Quote the data below in full, please, without altering anything.

Stored items
★ ★ ★ ★ ★ ★ ★
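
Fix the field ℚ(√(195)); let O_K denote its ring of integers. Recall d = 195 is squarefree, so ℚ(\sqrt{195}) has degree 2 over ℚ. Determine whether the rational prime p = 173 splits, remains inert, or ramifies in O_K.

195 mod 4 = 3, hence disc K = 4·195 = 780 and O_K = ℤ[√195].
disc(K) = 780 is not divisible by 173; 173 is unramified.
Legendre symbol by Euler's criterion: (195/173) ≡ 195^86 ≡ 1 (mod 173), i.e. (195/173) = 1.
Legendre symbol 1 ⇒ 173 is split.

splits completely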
★ ★ ★ ★ ★ ★ ★
**Expected answer:**
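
Fix the field ℚ(√(195)); let O_K denote its ring of integers. Recall d = 195 is squarefree, so ℚ(\sqrt{195}) has degree 2 over ℚ. Determine whether the rational prime p = 173 splits, remains inert, or ramifies in O_K.

195 mod 4 = 3, hence disc K = 4·195 = 780 and O_K = ℤ[√195].
disc(K) = 780 is not divisible by 173; 173 is unramified.
Legendre symbol by Euler's criterion: (195/173) ≡ 195^86 ≡ 1 (mod 173), i.e. (195/173) = 1.
Legendre symbol 1 ⇒ 173 is split.

splits completely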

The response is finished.